Copy out exactly the lines from the start of the data to the line containing "1. AD&D Coverage: offered". Include both.

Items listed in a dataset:
********

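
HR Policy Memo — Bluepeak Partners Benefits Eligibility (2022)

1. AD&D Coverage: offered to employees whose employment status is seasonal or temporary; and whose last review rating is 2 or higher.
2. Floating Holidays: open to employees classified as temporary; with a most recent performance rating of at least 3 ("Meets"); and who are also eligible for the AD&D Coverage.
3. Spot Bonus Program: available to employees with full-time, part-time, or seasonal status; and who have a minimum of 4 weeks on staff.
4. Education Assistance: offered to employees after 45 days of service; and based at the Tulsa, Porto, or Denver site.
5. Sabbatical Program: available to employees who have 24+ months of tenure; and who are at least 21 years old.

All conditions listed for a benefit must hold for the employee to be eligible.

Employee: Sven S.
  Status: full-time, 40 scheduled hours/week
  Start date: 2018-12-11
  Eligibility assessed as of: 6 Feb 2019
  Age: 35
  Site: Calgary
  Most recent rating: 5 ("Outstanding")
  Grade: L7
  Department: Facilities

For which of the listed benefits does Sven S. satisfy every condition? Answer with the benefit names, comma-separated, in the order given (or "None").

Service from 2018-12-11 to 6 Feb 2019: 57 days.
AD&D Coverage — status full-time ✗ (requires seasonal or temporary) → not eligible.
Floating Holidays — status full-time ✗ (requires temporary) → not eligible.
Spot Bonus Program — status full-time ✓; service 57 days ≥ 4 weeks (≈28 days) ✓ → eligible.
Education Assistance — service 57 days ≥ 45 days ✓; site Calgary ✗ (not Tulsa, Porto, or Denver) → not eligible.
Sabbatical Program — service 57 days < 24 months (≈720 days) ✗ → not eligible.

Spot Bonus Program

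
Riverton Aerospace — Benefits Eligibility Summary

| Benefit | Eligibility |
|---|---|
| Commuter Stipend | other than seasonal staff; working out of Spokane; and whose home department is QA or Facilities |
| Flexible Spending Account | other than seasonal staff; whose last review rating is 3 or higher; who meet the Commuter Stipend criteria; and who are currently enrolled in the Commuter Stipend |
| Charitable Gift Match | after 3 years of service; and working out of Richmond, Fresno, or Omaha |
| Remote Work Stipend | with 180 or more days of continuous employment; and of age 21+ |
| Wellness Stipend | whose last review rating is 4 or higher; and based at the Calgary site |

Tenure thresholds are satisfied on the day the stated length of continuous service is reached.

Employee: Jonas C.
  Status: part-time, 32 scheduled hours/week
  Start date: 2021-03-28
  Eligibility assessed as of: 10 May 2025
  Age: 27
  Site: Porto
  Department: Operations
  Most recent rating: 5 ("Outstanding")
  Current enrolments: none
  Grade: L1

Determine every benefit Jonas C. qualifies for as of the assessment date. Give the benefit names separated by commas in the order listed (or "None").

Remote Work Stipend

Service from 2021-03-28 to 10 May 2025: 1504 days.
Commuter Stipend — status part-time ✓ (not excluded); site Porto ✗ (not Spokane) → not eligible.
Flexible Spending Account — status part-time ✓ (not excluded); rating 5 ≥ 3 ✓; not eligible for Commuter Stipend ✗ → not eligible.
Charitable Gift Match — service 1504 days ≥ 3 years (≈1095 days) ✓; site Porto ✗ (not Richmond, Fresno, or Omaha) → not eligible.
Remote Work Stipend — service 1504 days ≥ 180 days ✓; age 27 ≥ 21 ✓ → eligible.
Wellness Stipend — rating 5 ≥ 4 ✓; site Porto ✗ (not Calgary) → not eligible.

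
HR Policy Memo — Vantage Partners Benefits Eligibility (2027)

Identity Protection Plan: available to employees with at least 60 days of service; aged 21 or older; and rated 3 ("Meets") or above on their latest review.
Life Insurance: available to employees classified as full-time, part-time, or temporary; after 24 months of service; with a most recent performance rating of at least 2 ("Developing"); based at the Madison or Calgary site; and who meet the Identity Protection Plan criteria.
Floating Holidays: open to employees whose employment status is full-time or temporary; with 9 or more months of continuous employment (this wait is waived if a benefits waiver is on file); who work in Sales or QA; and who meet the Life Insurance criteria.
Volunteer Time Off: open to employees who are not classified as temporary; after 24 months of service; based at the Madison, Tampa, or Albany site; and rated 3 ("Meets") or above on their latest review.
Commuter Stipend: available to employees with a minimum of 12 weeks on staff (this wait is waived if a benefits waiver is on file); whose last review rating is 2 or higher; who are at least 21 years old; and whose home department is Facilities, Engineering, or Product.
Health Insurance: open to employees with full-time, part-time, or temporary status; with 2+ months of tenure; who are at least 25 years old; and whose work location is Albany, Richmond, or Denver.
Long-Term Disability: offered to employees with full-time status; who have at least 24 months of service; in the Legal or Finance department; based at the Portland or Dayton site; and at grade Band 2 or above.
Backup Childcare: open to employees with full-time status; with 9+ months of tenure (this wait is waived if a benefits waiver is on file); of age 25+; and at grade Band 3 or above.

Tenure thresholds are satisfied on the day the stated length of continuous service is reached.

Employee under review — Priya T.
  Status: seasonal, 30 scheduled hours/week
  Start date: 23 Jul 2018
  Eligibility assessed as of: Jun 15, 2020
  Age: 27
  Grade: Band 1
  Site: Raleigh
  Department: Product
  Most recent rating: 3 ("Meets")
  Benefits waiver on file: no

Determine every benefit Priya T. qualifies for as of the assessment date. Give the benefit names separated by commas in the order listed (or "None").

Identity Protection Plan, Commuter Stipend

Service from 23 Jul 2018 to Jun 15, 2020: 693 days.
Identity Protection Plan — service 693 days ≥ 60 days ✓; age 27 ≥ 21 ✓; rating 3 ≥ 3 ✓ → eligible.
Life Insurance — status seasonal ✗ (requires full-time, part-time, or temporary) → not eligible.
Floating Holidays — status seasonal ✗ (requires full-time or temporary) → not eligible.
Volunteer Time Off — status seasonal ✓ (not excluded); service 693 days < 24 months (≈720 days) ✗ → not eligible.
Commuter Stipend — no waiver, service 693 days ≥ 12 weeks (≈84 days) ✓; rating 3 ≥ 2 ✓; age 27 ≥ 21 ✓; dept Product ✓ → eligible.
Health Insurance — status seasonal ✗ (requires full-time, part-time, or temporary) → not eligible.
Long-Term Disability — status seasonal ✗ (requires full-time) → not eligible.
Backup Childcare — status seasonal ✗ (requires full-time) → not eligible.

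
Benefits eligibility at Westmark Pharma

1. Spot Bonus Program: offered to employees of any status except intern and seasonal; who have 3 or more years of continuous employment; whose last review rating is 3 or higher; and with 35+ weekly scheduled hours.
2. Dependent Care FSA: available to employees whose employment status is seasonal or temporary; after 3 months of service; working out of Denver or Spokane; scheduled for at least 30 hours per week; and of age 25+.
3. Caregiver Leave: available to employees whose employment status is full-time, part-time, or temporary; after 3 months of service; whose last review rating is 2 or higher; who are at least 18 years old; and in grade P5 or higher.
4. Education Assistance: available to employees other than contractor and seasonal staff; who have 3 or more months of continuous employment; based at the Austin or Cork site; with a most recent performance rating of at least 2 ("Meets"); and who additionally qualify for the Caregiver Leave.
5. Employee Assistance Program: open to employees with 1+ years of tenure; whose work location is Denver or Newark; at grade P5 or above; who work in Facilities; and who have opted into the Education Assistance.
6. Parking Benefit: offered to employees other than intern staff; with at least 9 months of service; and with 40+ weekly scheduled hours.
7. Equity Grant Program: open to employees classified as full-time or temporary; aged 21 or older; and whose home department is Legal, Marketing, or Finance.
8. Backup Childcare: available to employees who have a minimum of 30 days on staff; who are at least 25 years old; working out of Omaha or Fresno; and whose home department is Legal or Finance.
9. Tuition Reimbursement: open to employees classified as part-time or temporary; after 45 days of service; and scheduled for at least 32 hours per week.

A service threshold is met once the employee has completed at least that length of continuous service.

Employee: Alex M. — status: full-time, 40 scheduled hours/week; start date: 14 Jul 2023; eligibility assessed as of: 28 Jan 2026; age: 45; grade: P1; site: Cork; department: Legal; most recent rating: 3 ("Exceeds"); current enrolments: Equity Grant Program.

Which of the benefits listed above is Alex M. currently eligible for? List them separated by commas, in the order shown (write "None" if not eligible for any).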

********

▶ REPLY
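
HR Policy Memo — Bluepeak Partners Benefits Eligibility (2022)

1. AD&D Coverage: offered to employees whose employment status is seasonal or temporary; and whose last review rating is 2 or higher.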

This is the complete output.